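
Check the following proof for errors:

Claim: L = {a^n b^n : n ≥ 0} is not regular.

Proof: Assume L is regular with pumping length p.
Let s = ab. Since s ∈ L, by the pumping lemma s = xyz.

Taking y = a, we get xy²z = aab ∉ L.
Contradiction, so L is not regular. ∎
The proof is INCORRECT.

Error: The string s = ab may be shorter than p.
The pumping lemma only applies to strings with |s| ≥ p, and p is not under our control.
We must choose s in terms of p, e.g. s = a^p b^p, to ensure |s| ≥ p.
(The proof also fixes one particular y; a valid argument must handle every decomposition with |xy| ≤ p and |y| ≥ 1 — for s = a^p b^p this forces y = a^k, and then xy²z = a^(p+k) b^p ∉ L.)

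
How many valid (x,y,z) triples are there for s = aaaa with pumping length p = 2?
3

For s = 'aaaa' with pumping length p = 2:

Constraints: |xy| ≤ 2, |y| > 0

Valid decompositions (|xy| ≤ p, |y| ≥ 1):
  • x='', y='a', z='aaa'
  • x='a', y='a', z='aa'
  • x='', y='aa', z='aa'

Total count: 3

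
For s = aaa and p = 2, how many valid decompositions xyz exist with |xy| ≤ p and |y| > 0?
3

For s = 'aaa' with pumping length p = 2:

Constraints: |xy| ≤ 2, |y| > 0

Valid decompositions (|xy| ≤ p, |y| ≥ 1):
  • x='', y='a', z='aa'
  • x='a', y='a', z='a'
  • x='', y='aa', z='a'

Total count: 3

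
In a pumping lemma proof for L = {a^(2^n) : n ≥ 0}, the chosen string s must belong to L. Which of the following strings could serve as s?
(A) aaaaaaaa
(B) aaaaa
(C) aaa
(A) aaaaaaaa

The pumping lemma is applied to a string s that lies in L, so first check membership of each option:
- (A) aaaaaaaa has length 8 = 2^3, so it is in L ✓
- (B) aaaaa has length 5, strictly between 2^2 = 4 and 2^3 = 8, so it is not in L ✗
- (C) aaa has length 3, strictly between 2^1 = 2 and 2^2 = 4, so it is not in L ✗

Only (A) aaaaaaaa is in L, so it is the only candidate that could play the role of s.
(In a complete proof one picks s in terms of the pumping length p so that |s| ≥ p is guaranteed; a fixed string like aaaaaaaa illustrates the shape of such an s.)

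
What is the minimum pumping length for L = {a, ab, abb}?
p = 4

For a finite language L, the pumping lemma holds vacuously if p > max|s| for s ∈ L.

The longest string in L = {a, ab, abb} has length 3.
If p = 4, then no string s ∈ L has |s| ≥ p, so the condition is vacuously true.

The minimum pumping length is p = 4.

Why no smaller p works: for any p ≤ 3, the longest string s ∈ L has |s| = 3 ≥ p, so it would
have to be pumpable; but pumping up (i = 2, 3, ...) produces ever longer strings, which cannot all lie in the
finite language L. So the pumping property fails for every p ≤ 3.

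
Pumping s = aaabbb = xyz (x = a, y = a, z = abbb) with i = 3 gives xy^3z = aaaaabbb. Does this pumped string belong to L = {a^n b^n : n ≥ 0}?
No

xy³z = a · aaa · abbb = aaaaabbb.
aaaaabbb has 5 a's and 3 b's; 5 ≠ 3, so it is not in L.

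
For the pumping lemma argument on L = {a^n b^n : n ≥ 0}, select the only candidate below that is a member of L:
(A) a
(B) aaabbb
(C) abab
(B) aaabbb

The pumping lemma is applied to a string s that lies in L, so first check membership of each option:
- (A) a has 1 a's and 0 b's; 1 ≠ 0, so it is not in L ✗
- (B) aaabbb = a^3 b^3 has equal counts (3 = 3), so it is in L ✓
- (C) abab has an a after a b, so it is not of the form a^n b^n and is not in L ✗

Only (B) aaabbb is in L, so it is the only candidate that could play the role of s.
(In a complete proof one picks s in terms of the pumping length p so that |s| ≥ p is guaranteed; a fixed string like aaabbb illustrates the shape of such an s.)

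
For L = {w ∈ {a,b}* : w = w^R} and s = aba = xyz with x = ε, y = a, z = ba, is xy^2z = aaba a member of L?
No

xy²z = ε · aa · ba = aaba.
aaba reversed is abaa ≠ aaba, so it is not a palindrome and is not in L.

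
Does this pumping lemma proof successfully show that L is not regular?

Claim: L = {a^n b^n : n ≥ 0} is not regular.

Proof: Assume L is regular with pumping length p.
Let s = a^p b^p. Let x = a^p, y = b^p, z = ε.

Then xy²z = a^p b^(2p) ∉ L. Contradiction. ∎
The proof is INCORRECT.

Error: The decomposition violates |xy| ≤ p.
With x = a^p and y = b^p, we have |xy| = 2p > p.
The pumping lemma requires |xy| ≤ p, so y must be within the first p characters.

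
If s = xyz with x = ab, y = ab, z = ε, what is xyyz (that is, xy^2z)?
ababab

Given x = 'ab', y = 'ab', z = '' and i = 2:

xy^2z = x + y·y·...·y (2 times) + z
       = 'ab' + 'ab'^2 + ''
       = 'ab' + 'abab' + ''
       = 'ababab'

The pumped string is 'ababab' with length 6.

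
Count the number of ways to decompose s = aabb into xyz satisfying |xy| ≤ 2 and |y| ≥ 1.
3

For s = 'aabb' with pumping length p = 2:

Constraints: |xy| ≤ 2, |y| > 0

Valid decompositions (|xy| ≤ p, |y| ≥ 1):
  • x='', y='a', z='abb'
  • x='a', y='a', z='bb'
  • x='', y='aa', z='bb'

Total count: 3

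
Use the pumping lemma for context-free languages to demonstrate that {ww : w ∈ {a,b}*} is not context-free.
Assume for contradiction that L is context-free, and let p ≥ 1 be the pumping length given by the pumping lemma for CFLs.
Choose s = a^p b^p a^p b^p. Then s ∈ L (take w = a^p b^p) and |s| = 4p ≥ p.
By the CFL pumping lemma, s = uvxyz for some u, v, x, y, z with |vxy| ≤ p, |vy| ≥ 1, and uv^i xy^i z ∈ L for every i ≥ 0.

Write s as four blocks A₁ B₁ A₂ B₂ with A₁ = A₂ = a^p and B₁ = B₂ = b^p. Since |vxy| ≤ p, the window vxy lies inside at most two adjacent blocks. Take i = 0 and let t = uxz, so |t| = 4p − |vy| with 1 ≤ |vy| ≤ p. If |t| is odd, t ∉ L immediately, so assume |vy| is even (hence |vy| ≥ 2) and |t|/2 = 2p − |vy|/2, which satisfies p ≤ |t|/2 ≤ 2p − 1.

Case 1 (vxy inside A₁B₁): t = a^(p−j) b^(p−l) a^p b^p with j + l = |vy|. The second half of t has length < 2p, so it is a suffix of the trailing a^p b^p and ends in b; the first half is a^(p−j) b^(p−l) a^((j+l)/2), which ends in a because (j+l)/2 ≥ 1. The halves differ, so t ∉ L.

Case 2 (vxy inside B₁A₂, straddling the middle): t = a^p b^(p−j) a^(p−l) b^p with j + l = |vy|. If t = ww, then w is a prefix of t of length ≥ p, so w begins with a^p; and w is a suffix of t of length ≥ p, so w ends with b^p. That forces |w| ≥ 2p, contradicting |w| = |t|/2 ≤ 2p − 1. So t ∉ L.

Case 3 (vxy inside A₂B₂): t = a^p b^p a^(p−j) b^(p−l) with j + l = |vy|. The first half of t is a prefix of a^p b^p, so it begins with a; the second half is b^((j+l)/2) a^(p−j) b^(p−l), which begins with b. The halves differ, so t ∉ L.

In every case uv⁰xy⁰z = uxz ∉ L.

This contradicts the CFL pumping lemma, which requires uv^i xy^i z ∈ L for all i ≥ 0.
Hence L = {ww : w ∈ {a,b}*} is not context-free. ∎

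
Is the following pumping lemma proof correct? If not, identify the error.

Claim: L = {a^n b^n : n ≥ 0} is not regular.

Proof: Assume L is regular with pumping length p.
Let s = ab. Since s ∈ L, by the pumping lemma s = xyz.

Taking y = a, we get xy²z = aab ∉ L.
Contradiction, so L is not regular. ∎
The proof is INCORRECT.

Error: The string s = ab may be shorter than p.
The pumping lemma only applies to strings with |s| ≥ p, and p is not under our control.
We must choose s in terms of p, e.g. s = a^p b^p, to ensure |s| ≥ p.
(The proof also fixes one particular y; a valid argument must handle every decomposition with |xy| ≤ p and |y| ≥ 1 — for s = a^p b^p this forces y = a^k, and then xy²z = a^(p+k) b^p ∉ L.)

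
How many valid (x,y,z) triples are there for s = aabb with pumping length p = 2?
3

For s = 'aabb' with pumping length p = 2:

Constraints: |xy| ≤ 2, |y| > 0

Valid decompositions (|xy| ≤ p, |y| ≥ 1):
  • x='', y='a', z='abb'
  • x='a', y='a', z='bb'
  • x='', y='aa', z='bb'

Total count: 3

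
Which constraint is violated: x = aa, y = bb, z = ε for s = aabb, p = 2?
Violated: |xy| ≤ p

The decomposition x = aa, y = bb, z = ε for s = aabb with p = 2
violates the constraint: |xy| ≤ p

|xy| = |aabb| = 4 > 2 = p. The decomposition puts too many characters in xy.

Pumping lemma constraints:
1. xyz = s (decomposition is valid)
2. |xy| ≤ p
3. |y| > 0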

##############################

TASK GOAL: Locate all lines in the listing above with the word "following" and copy them.

YOUR SOLUTION:
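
Check the following proof for errors:
In a pumping lemma proof for L = {a^(2^n) : n ≥ 0}, the chosen string s must belong to L. Which of the following strings could serve as s?
Is the following pumping lemma proof correct? If not, identify the error.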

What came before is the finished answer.